──────── The input
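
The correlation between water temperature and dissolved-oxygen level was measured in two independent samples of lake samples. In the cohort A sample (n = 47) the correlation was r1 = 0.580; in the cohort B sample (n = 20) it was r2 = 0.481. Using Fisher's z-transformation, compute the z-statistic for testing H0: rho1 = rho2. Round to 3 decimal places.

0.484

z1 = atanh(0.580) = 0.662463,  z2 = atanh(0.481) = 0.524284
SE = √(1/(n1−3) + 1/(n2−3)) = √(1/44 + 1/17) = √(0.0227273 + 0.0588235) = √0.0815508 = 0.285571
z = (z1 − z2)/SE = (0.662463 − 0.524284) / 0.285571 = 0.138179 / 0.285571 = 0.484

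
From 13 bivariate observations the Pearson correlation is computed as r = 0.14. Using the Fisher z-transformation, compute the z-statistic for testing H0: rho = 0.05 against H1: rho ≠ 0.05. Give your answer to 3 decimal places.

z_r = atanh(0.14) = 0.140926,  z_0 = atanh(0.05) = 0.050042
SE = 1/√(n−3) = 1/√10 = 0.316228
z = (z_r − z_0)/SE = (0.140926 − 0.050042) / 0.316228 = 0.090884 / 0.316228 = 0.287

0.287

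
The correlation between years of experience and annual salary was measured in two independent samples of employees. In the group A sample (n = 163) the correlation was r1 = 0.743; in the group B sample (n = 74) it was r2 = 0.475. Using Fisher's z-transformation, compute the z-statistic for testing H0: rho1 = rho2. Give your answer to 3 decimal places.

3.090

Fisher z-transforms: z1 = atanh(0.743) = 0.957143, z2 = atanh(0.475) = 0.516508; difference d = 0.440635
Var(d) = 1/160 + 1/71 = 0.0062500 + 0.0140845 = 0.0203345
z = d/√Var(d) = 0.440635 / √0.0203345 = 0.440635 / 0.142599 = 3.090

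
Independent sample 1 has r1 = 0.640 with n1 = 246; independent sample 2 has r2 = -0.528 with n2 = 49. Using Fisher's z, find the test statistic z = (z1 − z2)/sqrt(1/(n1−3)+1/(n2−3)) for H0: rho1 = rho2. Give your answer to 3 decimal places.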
────────────────
§ **What the exercise asks**
Please repeat the data in full so that nothing differs from the original.

§ **Output for this task**
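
The correlation between water temperature and dissolved-oxygen level was measured in two independent samples of lake samples. In the cohort A sample (n = 47) the correlation was r1 = 0.580; in the cohort B sample (n = 20) it was r2 = 0.481. Using Fisher's z-transformation, compute the z-statistic for testing H0: rho1 = rho2. Round to 3 decimal places.

0.484

z1 = atanh(0.580) = 0.662463,  z2 = atanh(0.481) = 0.524284
SE = √(1/(n1−3) + 1/(n2−3)) = √(1/44 + 1/17) = √(0.0227273 + 0.0588235) = √0.0815508 = 0.285571
z = (z1 − z2)/SE = (0.662463 − 0.524284) / 0.285571 = 0.138179 / 0.285571 = 0.484

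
From 13 bivariate observations the Pearson correlation is computed as r = 0.14. Using the Fisher z-transformation, compute the z-statistic for testing H0: rho = 0.05 against H1: rho ≠ 0.05. Give your answer to 3 decimal places.

z_r = atanh(0.14) = 0.140926,  z_0 = atanh(0.05) = 0.050042
SE = 1/√(n−3) = 1/√10 = 0.316228
z = (z_r − z_0)/SE = (0.140926 − 0.050042) / 0.316228 = 0.090884 / 0.316228 = 0.287

0.287

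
The correlation between years of experience and annual salary was measured in two independent samples of employees. In the group A sample (n = 163) the correlation was r1 = 0.743; in the group B sample (n = 74) it was r2 = 0.475. Using Fisher's z-transformation, compute the z-statistic for testing H0: rho1 = rho2. Give your answer to 3 decimal places.

3.090

Fisher z-transforms: z1 = atanh(0.743) = 0.957143, z2 = atanh(0.475) = 0.516508; difference d = 0.440635
Var(d) = 1/160 + 1/71 = 0.0062500 + 0.0140845 = 0.0203345
z = d/√Var(d) = 0.440635 / √0.0203345 = 0.440635 / 0.142599 = 3.090

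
Independent sample 1 has r1 = 0.640 with n1 = 246; independent sample 2 has r2 = -0.528 with n2 = 49. Using Fisher's z, find the test statistic z = (z1 − z2)/sqrt(1/(n1−3)+1/(n2−3)) for H0: rho1 = rho2. Give your answer to 3 decimal places.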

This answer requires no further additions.